<<<<

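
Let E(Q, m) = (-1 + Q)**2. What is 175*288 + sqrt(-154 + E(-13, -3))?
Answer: 50400 + sqrt(42) ≈ 50407.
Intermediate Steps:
175*288 + sqrt(-154 + E(-13, -3)) = 175*288 + sqrt(-154 + (-1 - 13)**2) = 50400 + sqrt(-154 + (-14)**2) = 50400 + sqrt(-154 + 196) = 50400 + sqrt(42)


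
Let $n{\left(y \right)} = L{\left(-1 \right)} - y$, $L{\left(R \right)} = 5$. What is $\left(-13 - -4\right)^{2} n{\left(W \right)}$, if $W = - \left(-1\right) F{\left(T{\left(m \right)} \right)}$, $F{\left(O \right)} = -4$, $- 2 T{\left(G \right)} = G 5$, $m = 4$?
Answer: $729$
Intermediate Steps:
$T{\left(G \right)} = - \frac{5 G}{2}$ ($T{\left(G \right)} = - \frac{G 5}{2} = - \frac{5 G}{2}$)
$W = -4$ ($W = - \left(-1\right) \left(-4\right) = \left(-1\right) 4 = -4$)
$n{\left(y \right)} = 5 - y$
$\left(-13 - -4\right)^{2} n{\left(W \right)} = \left(-13 - -4\right)^{2} \left(5 - -4\right) = \left(-13 + 4\right)^{2} \left(5 + 4\right) = \left(-9\right)^{2} \cdot 9 = 81 \cdot 9 = 729$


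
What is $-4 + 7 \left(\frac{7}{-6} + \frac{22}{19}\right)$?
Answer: $- \frac{463}{114} \approx -4.0614$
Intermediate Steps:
$-4 + 7 \left(\frac{7}{-6} + \frac{22}{19}\right) = -4 + 7 \left(7 \left(- \frac{1}{6}\right) + 22 \cdot \frac{1}{19}\right) = -4 + 7 \left(- \frac{7}{6} + \frac{22}{19}\right) = -4 + 7 \left(- \frac{1}{114}\right) = -4 - \frac{7}{114} = - \frac{463}{114}$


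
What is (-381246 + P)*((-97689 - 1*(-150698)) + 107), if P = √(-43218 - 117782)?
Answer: -20250262536 + 531160*I*√1610 ≈ -2.025e+10 + 2.1313e+7*I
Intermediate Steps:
P = 10*I*√1610 (P = √(-161000) = 10*I*√1610 ≈ 401.25*I)
(-381246 + P)*((-97689 - 1*(-150698)) + 107) = (-381246 + 10*I*√1610)*((-97689 - 1*(-150698)) + 107) = (-381246 + 10*I*√1610)*((-97689 + 150698) + 107) = (-381246 + 10*I*√1610)*(53009 + 107) = (-381246 + 10*I*√1610)*53116 = -20250262536 + 531160*I*√1610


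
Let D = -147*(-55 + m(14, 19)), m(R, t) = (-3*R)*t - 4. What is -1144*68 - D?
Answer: -203771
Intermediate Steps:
m(R, t) = -4 - 3*R*t (m(R, t) = -3*R*t - 4 = -4 - 3*R*t)
D = 125979 (D = -147*(-55 + (-4 - 3*14*19)) = -147*(-55 + (-4 - 798)) = -147*(-55 - 802) = -147*(-857) = 125979)
-1144*68 - D = -1144*68 - 1*125979 = -77792 - 125979 = -203771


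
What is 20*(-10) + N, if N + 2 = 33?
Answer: -169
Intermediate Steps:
N = 31 (N = -2 + 33 = 31)
20*(-10) + N = 20*(-10) + 31 = -200 + 31 = -169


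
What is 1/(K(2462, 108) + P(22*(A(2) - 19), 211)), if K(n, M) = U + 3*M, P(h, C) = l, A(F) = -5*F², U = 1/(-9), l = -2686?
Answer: -9/21259 ≈ -0.00042335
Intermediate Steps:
U = -⅑ ≈ -0.11111
P(h, C) = -2686
K(n, M) = -⅑ + 3*M
1/(K(2462, 108) + P(22*(A(2) - 19), 211)) = 1/((-⅑ + 3*108) - 2686) = 1/((-⅑ + 324) - 2686) = 1/(2915/9 - 2686) = 1/(-21259/9) = -9/21259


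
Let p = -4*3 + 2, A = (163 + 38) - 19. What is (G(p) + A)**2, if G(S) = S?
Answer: 29584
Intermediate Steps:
A = 182 (A = 201 - 19 = 182)
p = -10 (p = -12 + 2 = -10)
(G(p) + A)**2 = (-10 + 182)**2 = 172**2 = 29584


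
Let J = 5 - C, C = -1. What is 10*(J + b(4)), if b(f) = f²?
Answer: 220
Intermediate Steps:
J = 6 (J = 5 - 1*(-1) = 5 + 1 = 6)
10*(J + b(4)) = 10*(6 + 4²) = 10*(6 + 16) = 10*22 = 220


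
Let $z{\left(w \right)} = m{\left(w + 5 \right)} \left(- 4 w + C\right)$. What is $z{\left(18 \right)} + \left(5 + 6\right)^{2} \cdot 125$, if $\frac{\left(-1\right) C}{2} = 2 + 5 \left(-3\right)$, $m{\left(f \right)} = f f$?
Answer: $-9209$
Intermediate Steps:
$m{\left(f \right)} = f^{2}$
$C = 26$ ($C = - 2 \left(2 + 5 \left(-3\right)\right) = - 2 \left(2 - 15\right) = \left(-2\right) \left(-13\right) = 26$)
$z{\left(w \right)} = \left(5 + w\right)^{2} \left(26 - 4 w\right)$ ($z{\left(w \right)} = \left(w + 5\right)^{2} \left(- 4 w + 26\right) = \left(5 + w\right)^{2} \left(26 - 4 w\right)$)
$z{\left(18 \right)} + \left(5 + 6\right)^{2} \cdot 125 = \left(5 + 18\right)^{2} \left(26 - 72\right) + \left(5 + 6\right)^{2} \cdot 125 = 23^{2} \left(26 - 72\right) + 11^{2} \cdot 125 = 529 \left(-46\right) + 121 \cdot 125 = -24334 + 15125 = -9209$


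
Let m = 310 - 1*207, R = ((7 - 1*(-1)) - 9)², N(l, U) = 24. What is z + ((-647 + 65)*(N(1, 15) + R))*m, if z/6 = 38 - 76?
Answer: -1498878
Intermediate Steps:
z = -228 (z = 6*(38 - 76) = 6*(-38) = -228)
R = 1 (R = ((7 + 1) - 9)² = (8 - 9)² = (-1)² = 1)
m = 103 (m = 310 - 207 = 103)
z + ((-647 + 65)*(N(1, 15) + R))*m = -228 + ((-647 + 65)*(24 + 1))*103 = -228 - 582*25*103 = -228 - 14550*103 = -228 - 1498650 = -1498878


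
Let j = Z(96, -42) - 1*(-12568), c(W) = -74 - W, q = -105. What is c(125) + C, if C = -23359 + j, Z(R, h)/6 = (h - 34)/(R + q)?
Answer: -32818/3 ≈ -10939.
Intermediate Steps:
Z(R, h) = 6*(-34 + h)/(-105 + R) (Z(R, h) = 6*((h - 34)/(R - 105)) = 6*((-34 + h)/(-105 + R)) = 6*(-34 + h)/(-105 + R))
j = 37856/3 (j = 6*(-34 - 42)/(-105 + 96) - 1*(-12568) = 6*(-76)/(-9) + 12568 = 6*(-⅑)*(-76) + 12568 = 152/3 + 12568 = 37856/3 ≈ 12619.)
C = -32221/3 (C = -23359 + 37856/3 = -32221/3 ≈ -10740.)
c(125) + C = (-74 - 1*125) - 32221/3 = (-74 - 125) - 32221/3 = -199 - 32221/3 = -32818/3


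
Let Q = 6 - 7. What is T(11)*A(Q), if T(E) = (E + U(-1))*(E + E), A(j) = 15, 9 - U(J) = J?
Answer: 6930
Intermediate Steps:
U(J) = 9 - J
Q = -1
T(E) = 2*E*(10 + E) (T(E) = (E + (9 - 1*(-1)))*(E + E) = (E + (9 + 1))*(2*E) = (E + 10)*(2*E) = (10 + E)*(2*E) = 2*E*(10 + E))
T(11)*A(Q) = (2*11*(10 + 11))*15 = (2*11*21)*15 = 462*15 = 6930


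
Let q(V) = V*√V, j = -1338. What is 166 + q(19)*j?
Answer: 166 - 25422*√19 ≈ -1.1065e+5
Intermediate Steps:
q(V) = V^(3/2)
166 + q(19)*j = 166 + 19^(3/2)*(-1338) = 166 + (19*√19)*(-1338) = 166 - 25422*√19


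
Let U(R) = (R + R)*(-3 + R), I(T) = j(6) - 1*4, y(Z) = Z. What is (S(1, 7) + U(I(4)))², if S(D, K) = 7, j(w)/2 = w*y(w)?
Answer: 78269409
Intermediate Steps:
j(w) = 2*w² (j(w) = 2*(w*w) = 2*w²)
I(T) = 68 (I(T) = 2*6² - 1*4 = 2*36 - 4 = 72 - 4 = 68)
U(R) = 2*R*(-3 + R) (U(R) = (2*R)*(-3 + R) = 2*R*(-3 + R))
(S(1, 7) + U(I(4)))² = (7 + 2*68*(-3 + 68))² = (7 + 2*68*65)² = (7 + 8840)² = 8847² = 78269409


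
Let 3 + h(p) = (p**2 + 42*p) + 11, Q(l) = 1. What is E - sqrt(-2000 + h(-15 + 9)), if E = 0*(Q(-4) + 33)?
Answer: -4*I*sqrt(138) ≈ -46.989*I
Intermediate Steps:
h(p) = 8 + p**2 + 42*p (h(p) = -3 + ((p**2 + 42*p) + 11) = -3 + (11 + p**2 + 42*p) = 8 + p**2 + 42*p)
E = 0 (E = 0*(1 + 33) = 0*34 = 0)
E - sqrt(-2000 + h(-15 + 9)) = 0 - sqrt(-2000 + (8 + (-15 + 9)**2 + 42*(-15 + 9))) = 0 - sqrt(-2000 + (8 + (-6)**2 + 42*(-6))) = 0 - sqrt(-2000 + (8 + 36 - 252)) = 0 - sqrt(-2000 - 208) = 0 - sqrt(-2208) = 0 - 4*I*sqrt(138) = -4*I*sqrt(138)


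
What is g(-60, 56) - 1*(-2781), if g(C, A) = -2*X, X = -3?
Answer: 2787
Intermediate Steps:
g(C, A) = 6 (g(C, A) = -2*(-3) = 6)
g(-60, 56) - 1*(-2781) = 6 - 1*(-2781) = 6 + 2781 = 2787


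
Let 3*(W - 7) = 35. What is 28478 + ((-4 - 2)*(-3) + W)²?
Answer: 268402/9 ≈ 29822.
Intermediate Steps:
W = 56/3 (W = 7 + (⅓)*35 = 7 + 35/3 = 56/3 ≈ 18.667)
28478 + ((-4 - 2)*(-3) + W)² = 28478 + ((-4 - 2)*(-3) + 56/3)² = 28478 + (-6*(-3) + 56/3)² = 28478 + (18 + 56/3)² = 28478 + (110/3)² = 28478 + 12100/9 = 268402/9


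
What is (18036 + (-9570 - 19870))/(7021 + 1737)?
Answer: -5702/4379 ≈ -1.3021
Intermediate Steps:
(18036 + (-9570 - 19870))/(7021 + 1737) = (18036 - 29440)/8758 = -11404*1/8758 = -5702/4379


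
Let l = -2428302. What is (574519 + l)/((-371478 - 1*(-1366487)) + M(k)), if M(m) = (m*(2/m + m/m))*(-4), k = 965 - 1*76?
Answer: -1853783/991445 ≈ -1.8698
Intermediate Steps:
k = 889 (k = 965 - 76 = 889)
M(m) = -4*m*(1 + 2/m) (M(m) = (m*(2/m + 1))*(-4) = (m*(1 + 2/m))*(-4) = -4*m*(1 + 2/m))
(574519 + l)/((-371478 - 1*(-1366487)) + M(k)) = (574519 - 2428302)/((-371478 - 1*(-1366487)) + (-8 - 4*889)) = -1853783/((-371478 + 1366487) + (-8 - 3556)) = -1853783/(995009 - 3564) = -1853783/991445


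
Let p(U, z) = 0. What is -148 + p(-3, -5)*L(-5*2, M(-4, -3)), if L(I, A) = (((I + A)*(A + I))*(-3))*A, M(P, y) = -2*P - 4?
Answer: -148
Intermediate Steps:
M(P, y) = -4 - 2*P
L(I, A) = -3*A*(A + I)**2 (L(I, A) = (((A + I)*(A + I))*(-3))*A = ((A + I)**2*(-3))*A = (-3*(A + I)**2)*A = -3*A*(A + I)**2)
-148 + p(-3, -5)*L(-5*2, M(-4, -3)) = -148 + 0*(-3*(-4 - 2*(-4))*((-4 - 2*(-4)) - 5*2)**2) = -148 + 0*(-3*(-4 + 8)*((-4 + 8) - 10)**2) = -148 + 0*(-3*4*(4 - 10)**2) = -148 + 0*(-3*4*(-6)**2) = -148 + 0*(-3*4*36) = -148 + 0*(-432) = -148 + 0 = -148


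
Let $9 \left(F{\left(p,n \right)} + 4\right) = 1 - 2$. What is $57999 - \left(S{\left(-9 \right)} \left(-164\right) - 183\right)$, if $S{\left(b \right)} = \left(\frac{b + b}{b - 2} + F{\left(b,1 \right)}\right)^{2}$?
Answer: $\frac{580085882}{9801} \approx 59186.0$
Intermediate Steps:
$F{\left(p,n \right)} = - \frac{37}{9}$ ($F{\left(p,n \right)} = -4 + \frac{1 - 2}{9} = -4 + \frac{1}{9} \left(-1\right) = -4 - \frac{1}{9} = - \frac{37}{9}$)
$S{\left(b \right)} = \left(- \frac{37}{9} + \frac{2 b}{-2 + b}\right)^{2}$ ($S{\left(b \right)} = \left(\frac{b + b}{b - 2} - \frac{37}{9}\right)^{2} = \left(\frac{2 b}{-2 + b} - \frac{37}{9}\right)^{2} = \left(- \frac{37}{9} + \frac{2 b}{-2 + b}\right)^{2}$)
$57999 - \left(S{\left(-9 \right)} \left(-164\right) - 183\right) = 57999 - \left(\frac{\left(74 - -171\right)^{2}}{81 \left(-2 - 9\right)^{2}} \left(-164\right) - 183\right) = 57999 - \left(\frac{\left(74 + 171\right)^{2}}{81 \cdot 121} \left(-164\right) - 183\right) = 57999 - \left(\frac{1}{81} \cdot \frac{1}{121} \cdot 245^{2} \left(-164\right) - 183\right) = 57999 - \left(\frac{1}{81} \cdot \frac{1}{121} \cdot 60025 \left(-164\right) - 183\right) = 57999 - \left(\frac{60025}{9801} \left(-164\right) - 183\right) = 57999 - \left(- \frac{9844100}{9801} - 183\right) = 57999 - - \frac{11637683}{9801} = 57999 + \frac{11637683}{9801} = \frac{580085882}{9801}$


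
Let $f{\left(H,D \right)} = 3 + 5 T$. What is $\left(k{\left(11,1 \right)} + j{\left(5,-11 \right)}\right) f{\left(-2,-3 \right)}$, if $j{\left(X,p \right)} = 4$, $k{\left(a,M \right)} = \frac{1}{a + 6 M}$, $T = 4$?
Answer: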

>>>>

- **TASK INSTRUCTIONS**: Using the entries above, output exactly the lines between the line holding "What is $-4" and the line holding "What is (-381246", end lines included, and nothing more.

- **THE COMPLETED TASK**:
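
What is $-4 + 7 \left(\frac{7}{-6} + \frac{22}{19}\right)$?
Answer: $- \frac{463}{114} \approx -4.0614$
Intermediate Steps:
$-4 + 7 \left(\frac{7}{-6} + \frac{22}{19}\right) = -4 + 7 \left(7 \left(- \frac{1}{6}\right) + 22 \cdot \frac{1}{19}\right) = -4 + 7 \left(- \frac{7}{6} + \frac{22}{19}\right) = -4 + 7 \left(- \frac{1}{114}\right) = -4 - \frac{7}{114} = - \frac{463}{114}$


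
What is (-381246 + P)*((-97689 - 1*(-150698)) + 107), if P = √(-43218 - 117782)?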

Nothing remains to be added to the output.